§ **Data to process**
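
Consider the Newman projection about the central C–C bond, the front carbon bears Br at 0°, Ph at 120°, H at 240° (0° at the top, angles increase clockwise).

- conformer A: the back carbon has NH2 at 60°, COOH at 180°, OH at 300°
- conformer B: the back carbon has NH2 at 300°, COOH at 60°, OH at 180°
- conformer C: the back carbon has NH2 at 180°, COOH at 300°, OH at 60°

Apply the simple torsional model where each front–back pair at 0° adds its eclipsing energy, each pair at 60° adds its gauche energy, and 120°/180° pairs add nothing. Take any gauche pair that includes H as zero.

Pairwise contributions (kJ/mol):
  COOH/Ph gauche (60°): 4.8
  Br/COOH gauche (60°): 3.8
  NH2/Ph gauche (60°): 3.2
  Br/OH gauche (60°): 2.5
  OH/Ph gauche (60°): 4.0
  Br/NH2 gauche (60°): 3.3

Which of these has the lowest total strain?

A (staggered): Br(0°)/NH2(60°) gauche 3.3; Br(0°)/OH(300°) gauche 2.5; Ph(120°)/NH2(60°) gauche 3.2; Ph(120°)/COOH(180°) gauche 4.8 → 13.8 kJ/mol.
B (staggered): Br(0°)/NH2(300°) gauche 3.3; Br(0°)/COOH(60°) gauche 3.8; Ph(120°)/COOH(60°) gauche 4.8; Ph(120°)/OH(180°) gauche 4.0 → 15.9 kJ/mol.
C (staggered): Br(0°)/COOH(300°) gauche 3.8; Br(0°)/OH(60°) gauche 2.5; Ph(120°)/NH2(180°) gauche 3.2; Ph(120°)/OH(60°) gauche 4.0 → 13.5 kJ/mol.
C has the lowest total (13.5 kJ/mol).

C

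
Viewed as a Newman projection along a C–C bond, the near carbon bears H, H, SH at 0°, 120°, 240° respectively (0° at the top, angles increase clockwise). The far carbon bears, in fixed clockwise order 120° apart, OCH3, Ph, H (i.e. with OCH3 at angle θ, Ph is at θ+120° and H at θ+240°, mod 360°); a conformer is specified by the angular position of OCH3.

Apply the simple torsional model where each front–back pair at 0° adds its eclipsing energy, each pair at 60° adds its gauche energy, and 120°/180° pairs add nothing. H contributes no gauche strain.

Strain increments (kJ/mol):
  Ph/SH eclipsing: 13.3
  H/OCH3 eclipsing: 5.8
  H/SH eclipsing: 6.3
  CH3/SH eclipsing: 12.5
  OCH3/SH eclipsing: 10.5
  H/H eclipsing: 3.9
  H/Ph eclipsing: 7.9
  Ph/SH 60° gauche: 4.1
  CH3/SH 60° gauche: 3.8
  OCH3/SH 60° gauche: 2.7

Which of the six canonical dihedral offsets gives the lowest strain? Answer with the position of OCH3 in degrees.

300°

OCH3 at 0° (eclipsed): H–OCH3 eclipsed, H–Ph eclipsed, SH–H eclipsed; 5.8 + 7.9 + 6.3 = 20.0 kJ/mol.
OCH3 at 60° (staggered): SH–Ph gauche; 4.1 = 4.1 kJ/mol.
OCH3 at 120° (eclipsed): H–H eclipsed, H–OCH3 eclipsed, SH–Ph eclipsed; 3.9 + 5.8 + 13.3 = 23.0 kJ/mol.
OCH3 at 180° (staggered): SH–OCH3 gauche, SH–Ph gauche; 2.7 + 4.1 = 6.8 kJ/mol.
OCH3 at 240° (eclipsed): H–Ph eclipsed, H–H eclipsed, SH–OCH3 eclipsed; 7.9 + 3.9 + 10.5 = 22.3 kJ/mol.
OCH3 at 300° (staggered): SH–OCH3 gauche; 2.7 = 2.7 kJ/mol.
The minimum (2.7 kJ/mol) occurs with OCH3 at 300°.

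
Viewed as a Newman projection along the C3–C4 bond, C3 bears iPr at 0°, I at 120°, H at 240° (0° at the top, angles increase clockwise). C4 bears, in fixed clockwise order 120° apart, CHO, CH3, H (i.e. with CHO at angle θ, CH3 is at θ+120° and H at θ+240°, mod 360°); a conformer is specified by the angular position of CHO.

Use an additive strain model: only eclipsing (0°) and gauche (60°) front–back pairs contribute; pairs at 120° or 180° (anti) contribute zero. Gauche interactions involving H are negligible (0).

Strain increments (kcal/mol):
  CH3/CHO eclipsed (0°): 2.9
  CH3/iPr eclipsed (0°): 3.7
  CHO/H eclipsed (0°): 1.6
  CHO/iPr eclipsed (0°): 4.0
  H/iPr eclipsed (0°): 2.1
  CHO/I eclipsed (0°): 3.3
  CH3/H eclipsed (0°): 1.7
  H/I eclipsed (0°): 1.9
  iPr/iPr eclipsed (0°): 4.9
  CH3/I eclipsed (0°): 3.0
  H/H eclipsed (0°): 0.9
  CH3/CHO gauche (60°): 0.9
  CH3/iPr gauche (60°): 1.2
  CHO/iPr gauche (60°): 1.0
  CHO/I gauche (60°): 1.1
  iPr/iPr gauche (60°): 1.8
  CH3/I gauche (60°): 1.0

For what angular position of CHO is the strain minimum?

CHO at 0° (eclipsed): iPr–CHO eclipsed, I–CH3 eclipsed, H–H eclipsed; 4.0 + 3.0 + 0.9 = 7.9 kcal/mol.
CHO at 60° (staggered): iPr–CHO gauche, I–CHO gauche, I–CH3 gauche; 1.0 + 1.1 + 1.0 = 3.1 kcal/mol.
CHO at 120° (eclipsed): iPr–H eclipsed, I–CHO eclipsed, H–CH3 eclipsed; 2.1 + 3.3 + 1.7 = 7.1 kcal/mol.
CHO at 180° (staggered): iPr–CH3 gauche, I–CHO gauche; 1.2 + 1.1 = 2.3 kcal/mol.
CHO at 240° (eclipsed): iPr–CH3 eclipsed, I–H eclipsed, H–CHO eclipsed; 3.7 + 1.9 + 1.6 = 7.2 kcal/mol.
CHO at 300° (staggered): iPr–CHO gauche, iPr–CH3 gauche, I–CH3 gauche; 1.0 + 1.2 + 1.0 = 3.2 kcal/mol.
The minimum (2.3 kcal/mol) occurs with CHO at 180°.

180°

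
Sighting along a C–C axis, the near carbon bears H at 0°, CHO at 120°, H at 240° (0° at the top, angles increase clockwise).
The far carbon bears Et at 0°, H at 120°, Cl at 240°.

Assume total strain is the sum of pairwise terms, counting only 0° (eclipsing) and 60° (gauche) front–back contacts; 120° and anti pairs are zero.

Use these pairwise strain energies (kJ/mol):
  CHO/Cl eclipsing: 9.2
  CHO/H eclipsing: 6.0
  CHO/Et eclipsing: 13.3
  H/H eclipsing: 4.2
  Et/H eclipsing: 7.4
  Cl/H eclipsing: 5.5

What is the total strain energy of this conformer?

This conformer (eclipsed): H(0°)/Et(0°) eclipsed 7.4; CHO(120°)/H(120°) eclipsed 6.0; H(240°)/Cl(240°) eclipsed 5.5 → 18.9 kJ/mol.

18.9 kJ/mol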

§ **Work instructions**
Within the data above, how many lines contain "Apply"? Respond with the tally alone.

§ **Expected output**
2